● WHAT TO PRODUCE
Please return every line below that contains the string "second".

(Collected data entries)
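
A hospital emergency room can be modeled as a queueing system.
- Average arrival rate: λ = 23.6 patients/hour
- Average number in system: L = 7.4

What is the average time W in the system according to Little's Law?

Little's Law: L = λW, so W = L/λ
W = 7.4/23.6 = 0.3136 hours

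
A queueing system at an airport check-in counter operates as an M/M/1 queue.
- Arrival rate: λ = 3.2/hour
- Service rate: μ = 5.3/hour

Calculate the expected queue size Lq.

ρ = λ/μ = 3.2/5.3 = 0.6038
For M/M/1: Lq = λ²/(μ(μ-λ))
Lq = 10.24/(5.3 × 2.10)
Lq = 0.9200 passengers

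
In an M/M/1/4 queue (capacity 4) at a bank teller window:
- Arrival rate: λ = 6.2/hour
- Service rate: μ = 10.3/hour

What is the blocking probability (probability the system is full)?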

---

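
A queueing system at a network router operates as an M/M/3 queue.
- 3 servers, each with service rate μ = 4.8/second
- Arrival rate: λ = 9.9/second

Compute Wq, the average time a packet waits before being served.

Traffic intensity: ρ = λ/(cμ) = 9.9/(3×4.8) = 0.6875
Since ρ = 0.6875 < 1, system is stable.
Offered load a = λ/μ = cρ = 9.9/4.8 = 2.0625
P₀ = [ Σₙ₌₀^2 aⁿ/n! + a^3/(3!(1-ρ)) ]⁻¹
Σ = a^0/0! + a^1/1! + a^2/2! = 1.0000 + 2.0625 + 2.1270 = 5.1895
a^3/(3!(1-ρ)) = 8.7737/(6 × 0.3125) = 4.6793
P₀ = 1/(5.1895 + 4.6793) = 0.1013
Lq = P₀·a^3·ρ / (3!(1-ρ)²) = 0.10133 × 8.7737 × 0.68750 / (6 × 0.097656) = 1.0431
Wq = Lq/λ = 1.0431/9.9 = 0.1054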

● RESULT OF THIS TASK
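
- 3 servers, each with service rate μ = 4.8/second
- Arrival rate: λ = 9.9/second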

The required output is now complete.